- **Exercise prompt**
Search the records for the string "justify". Copy each line where it occurs.

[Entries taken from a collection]
--------------------------------------------------
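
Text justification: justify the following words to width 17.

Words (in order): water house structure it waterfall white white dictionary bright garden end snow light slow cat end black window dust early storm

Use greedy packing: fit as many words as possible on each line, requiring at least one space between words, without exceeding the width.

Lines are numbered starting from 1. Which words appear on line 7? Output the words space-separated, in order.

Line 1: ['water', 'house'] (min_width=11, slack=6)
Line 2: ['structure', 'it'] (min_width=12, slack=5)
Line 3: ['waterfall', 'white'] (min_width=15, slack=2)
Line 4: ['white', 'dictionary'] (min_width=16, slack=1)
Line 5: ['bright', 'garden', 'end'] (min_width=17, slack=0)
Line 6: ['snow', 'light', 'slow'] (min_width=15, slack=2)
Line 7: ['cat', 'end', 'black'] (min_width=13, slack=4)
Line 8: ['window', 'dust', 'early'] (min_width=17, slack=0)
Line 9: ['storm'] (min_width=5, slack=12)

Answer: cat end black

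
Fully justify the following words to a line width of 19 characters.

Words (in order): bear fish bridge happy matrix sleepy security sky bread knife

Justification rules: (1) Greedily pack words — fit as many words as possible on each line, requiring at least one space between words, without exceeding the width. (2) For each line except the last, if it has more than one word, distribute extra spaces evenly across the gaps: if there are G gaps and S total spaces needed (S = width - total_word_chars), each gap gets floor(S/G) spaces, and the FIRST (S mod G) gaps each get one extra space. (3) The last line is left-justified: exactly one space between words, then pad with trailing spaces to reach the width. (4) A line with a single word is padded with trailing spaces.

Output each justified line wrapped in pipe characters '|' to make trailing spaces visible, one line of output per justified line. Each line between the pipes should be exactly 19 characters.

Answer: |bear   fish  bridge|
|happy matrix sleepy|
|security  sky bread|
|knife              |

Derivation:
Line 1: ['bear', 'fish', 'bridge'] (min_width=16, slack=3)
Line 2: ['happy', 'matrix', 'sleepy'] (min_width=19, slack=0)
Line 3: ['security', 'sky', 'bread'] (min_width=18, slack=1)
Line 4: ['knife'] (min_width=5, slack=14)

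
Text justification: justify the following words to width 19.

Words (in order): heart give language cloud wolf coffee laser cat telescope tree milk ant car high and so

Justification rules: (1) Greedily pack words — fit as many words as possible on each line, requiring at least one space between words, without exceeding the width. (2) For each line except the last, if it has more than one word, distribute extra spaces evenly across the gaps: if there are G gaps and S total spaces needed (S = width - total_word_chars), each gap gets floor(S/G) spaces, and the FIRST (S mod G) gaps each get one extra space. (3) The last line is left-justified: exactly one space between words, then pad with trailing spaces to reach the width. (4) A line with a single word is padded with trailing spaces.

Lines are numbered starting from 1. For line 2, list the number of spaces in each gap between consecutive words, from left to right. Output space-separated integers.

Answer: 2 2

Derivation:
Line 1: ['heart', 'give', 'language'] (min_width=19, slack=0)
Line 2: ['cloud', 'wolf', 'coffee'] (min_width=17, slack=2)
Line 3: ['laser', 'cat', 'telescope'] (min_width=19, slack=0)
Line 4: ['tree', 'milk', 'ant', 'car'] (min_width=17, slack=2)
Line 5: ['high', 'and', 'so'] (min_width=11, slack=8)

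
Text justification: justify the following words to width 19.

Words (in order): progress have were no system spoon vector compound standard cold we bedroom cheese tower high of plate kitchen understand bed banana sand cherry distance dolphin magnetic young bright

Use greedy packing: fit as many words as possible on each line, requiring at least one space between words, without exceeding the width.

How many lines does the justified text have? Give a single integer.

Answer: 11

Derivation:
Line 1: ['progress', 'have', 'were'] (min_width=18, slack=1)
Line 2: ['no', 'system', 'spoon'] (min_width=15, slack=4)
Line 3: ['vector', 'compound'] (min_width=15, slack=4)
Line 4: ['standard', 'cold', 'we'] (min_width=16, slack=3)
Line 5: ['bedroom', 'cheese'] (min_width=14, slack=5)
Line 6: ['tower', 'high', 'of', 'plate'] (min_width=19, slack=0)
Line 7: ['kitchen', 'understand'] (min_width=18, slack=1)
Line 8: ['bed', 'banana', 'sand'] (min_width=15, slack=4)
Line 9: ['cherry', 'distance'] (min_width=15, slack=4)
Line 10: ['dolphin', 'magnetic'] (min_width=16, slack=3)
Line 11: ['young', 'bright'] (min_width=12, slack=7)
Total lines: 11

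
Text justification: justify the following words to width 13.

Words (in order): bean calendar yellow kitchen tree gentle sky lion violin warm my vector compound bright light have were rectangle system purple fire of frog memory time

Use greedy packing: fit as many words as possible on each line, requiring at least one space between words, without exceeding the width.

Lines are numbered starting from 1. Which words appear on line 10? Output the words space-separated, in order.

Answer: have were

Derivation:
Line 1: ['bean', 'calendar'] (min_width=13, slack=0)
Line 2: ['yellow'] (min_width=6, slack=7)
Line 3: ['kitchen', 'tree'] (min_width=12, slack=1)
Line 4: ['gentle', 'sky'] (min_width=10, slack=3)
Line 5: ['lion', 'violin'] (min_width=11, slack=2)
Line 6: ['warm', 'my'] (min_width=7, slack=6)
Line 7: ['vector'] (min_width=6, slack=7)
Line 8: ['compound'] (min_width=8, slack=5)
Line 9: ['bright', 'light'] (min_width=12, slack=1)
Line 10: ['have', 'were'] (min_width=9, slack=4)
Line 11: ['rectangle'] (min_width=9, slack=4)
Line 12: ['system', 'purple'] (min_width=13, slack=0)
Line 13: ['fire', 'of', 'frog'] (min_width=12, slack=1)
Line 14: ['memory', 'time'] (min_width=11, slack=2)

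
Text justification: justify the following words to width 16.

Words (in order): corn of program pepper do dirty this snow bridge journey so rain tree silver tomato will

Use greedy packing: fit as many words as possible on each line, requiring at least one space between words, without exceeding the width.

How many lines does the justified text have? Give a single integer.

Answer: 6

Derivation:
Line 1: ['corn', 'of', 'program'] (min_width=15, slack=1)
Line 2: ['pepper', 'do', 'dirty'] (min_width=15, slack=1)
Line 3: ['this', 'snow', 'bridge'] (min_width=16, slack=0)
Line 4: ['journey', 'so', 'rain'] (min_width=15, slack=1)
Line 5: ['tree', 'silver'] (min_width=11, slack=5)
Line 6: ['tomato', 'will'] (min_width=11, slack=5)
Total lines: 6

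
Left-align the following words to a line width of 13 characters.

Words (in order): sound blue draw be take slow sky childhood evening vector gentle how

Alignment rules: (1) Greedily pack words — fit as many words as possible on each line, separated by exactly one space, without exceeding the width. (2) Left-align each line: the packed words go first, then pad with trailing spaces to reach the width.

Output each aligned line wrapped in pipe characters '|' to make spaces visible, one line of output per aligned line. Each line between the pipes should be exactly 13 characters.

Line 1: ['sound', 'blue'] (min_width=10, slack=3)
Line 2: ['draw', 'be', 'take'] (min_width=12, slack=1)
Line 3: ['slow', 'sky'] (min_width=8, slack=5)
Line 4: ['childhood'] (min_width=9, slack=4)
Line 5: ['evening'] (min_width=7, slack=6)
Line 6: ['vector', 'gentle'] (min_width=13, slack=0)
Line 7: ['how'] (min_width=3, slack=10)

Answer: |sound blue   |
|draw be take |
|slow sky     |
|childhood    |
|evening      |
|vector gentle|
|how          |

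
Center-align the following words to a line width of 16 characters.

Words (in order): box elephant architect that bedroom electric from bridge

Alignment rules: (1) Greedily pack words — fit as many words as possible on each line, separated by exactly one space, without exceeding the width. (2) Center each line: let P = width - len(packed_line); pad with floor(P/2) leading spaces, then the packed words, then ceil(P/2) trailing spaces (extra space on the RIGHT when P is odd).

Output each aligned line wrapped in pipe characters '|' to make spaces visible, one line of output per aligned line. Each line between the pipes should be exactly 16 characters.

Answer: |  box elephant  |
| architect that |
|bedroom electric|
|  from bridge   |

Derivation:
Line 1: ['box', 'elephant'] (min_width=12, slack=4)
Line 2: ['architect', 'that'] (min_width=14, slack=2)
Line 3: ['bedroom', 'electric'] (min_width=16, slack=0)
Line 4: ['from', 'bridge'] (min_width=11, slack=5)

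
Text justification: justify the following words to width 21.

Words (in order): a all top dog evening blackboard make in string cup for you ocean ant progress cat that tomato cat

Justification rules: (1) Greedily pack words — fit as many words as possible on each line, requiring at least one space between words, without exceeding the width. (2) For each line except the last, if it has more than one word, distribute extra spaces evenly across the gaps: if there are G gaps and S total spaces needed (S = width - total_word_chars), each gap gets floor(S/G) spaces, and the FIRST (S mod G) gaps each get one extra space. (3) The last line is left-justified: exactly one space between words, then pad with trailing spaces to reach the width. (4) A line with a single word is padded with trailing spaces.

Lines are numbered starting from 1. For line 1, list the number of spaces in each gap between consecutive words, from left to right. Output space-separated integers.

Line 1: ['a', 'all', 'top', 'dog', 'evening'] (min_width=21, slack=0)
Line 2: ['blackboard', 'make', 'in'] (min_width=18, slack=3)
Line 3: ['string', 'cup', 'for', 'you'] (min_width=18, slack=3)
Line 4: ['ocean', 'ant', 'progress'] (min_width=18, slack=3)
Line 5: ['cat', 'that', 'tomato', 'cat'] (min_width=19, slack=2)

Answer: 1 1 1 1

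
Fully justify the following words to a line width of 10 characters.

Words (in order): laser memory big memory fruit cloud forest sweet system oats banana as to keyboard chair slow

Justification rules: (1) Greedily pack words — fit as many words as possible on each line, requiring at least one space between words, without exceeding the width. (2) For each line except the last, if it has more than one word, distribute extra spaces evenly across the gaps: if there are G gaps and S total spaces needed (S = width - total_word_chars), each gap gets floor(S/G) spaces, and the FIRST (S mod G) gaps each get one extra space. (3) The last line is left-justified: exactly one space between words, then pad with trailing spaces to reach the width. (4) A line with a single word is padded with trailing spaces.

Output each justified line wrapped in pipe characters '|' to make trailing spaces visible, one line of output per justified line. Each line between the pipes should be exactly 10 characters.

Line 1: ['laser'] (min_width=5, slack=5)
Line 2: ['memory', 'big'] (min_width=10, slack=0)
Line 3: ['memory'] (min_width=6, slack=4)
Line 4: ['fruit'] (min_width=5, slack=5)
Line 5: ['cloud'] (min_width=5, slack=5)
Line 6: ['forest'] (min_width=6, slack=4)
Line 7: ['sweet'] (min_width=5, slack=5)
Line 8: ['system'] (min_width=6, slack=4)
Line 9: ['oats'] (min_width=4, slack=6)
Line 10: ['banana', 'as'] (min_width=9, slack=1)
Line 11: ['to'] (min_width=2, slack=8)
Line 12: ['keyboard'] (min_width=8, slack=2)
Line 13: ['chair', 'slow'] (min_width=10, slack=0)

Answer: |laser     |
|memory big|
|memory    |
|fruit     |
|cloud     |
|forest    |
|sweet     |
|system    |
|oats      |
|banana  as|
|to        |
|keyboard  |
|chair slow|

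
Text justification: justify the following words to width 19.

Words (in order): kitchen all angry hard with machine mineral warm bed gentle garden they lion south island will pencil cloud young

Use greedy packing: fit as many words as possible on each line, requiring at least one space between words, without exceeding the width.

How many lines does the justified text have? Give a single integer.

Line 1: ['kitchen', 'all', 'angry'] (min_width=17, slack=2)
Line 2: ['hard', 'with', 'machine'] (min_width=17, slack=2)
Line 3: ['mineral', 'warm', 'bed'] (min_width=16, slack=3)
Line 4: ['gentle', 'garden', 'they'] (min_width=18, slack=1)
Line 5: ['lion', 'south', 'island'] (min_width=17, slack=2)
Line 6: ['will', 'pencil', 'cloud'] (min_width=17, slack=2)
Line 7: ['young'] (min_width=5, slack=14)
Total lines: 7

Answer: 7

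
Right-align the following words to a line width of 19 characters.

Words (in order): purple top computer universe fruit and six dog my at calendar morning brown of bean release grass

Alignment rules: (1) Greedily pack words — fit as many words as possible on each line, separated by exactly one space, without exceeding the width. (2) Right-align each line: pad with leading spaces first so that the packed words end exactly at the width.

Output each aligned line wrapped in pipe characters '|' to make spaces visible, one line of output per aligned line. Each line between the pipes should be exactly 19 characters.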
--------------------------------------------------
- **Answer to the problem**
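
Text justification: justify the following words to width 17.
Fully justify the following words to a line width of 19 characters.
Text justification: justify the following words to width 19.
Text justification: justify the following words to width 19.
Text justification: justify the following words to width 13.
Text justification: justify the following words to width 16.
Text justification: justify the following words to width 21.
Fully justify the following words to a line width of 10 characters.
Text justification: justify the following words to width 19.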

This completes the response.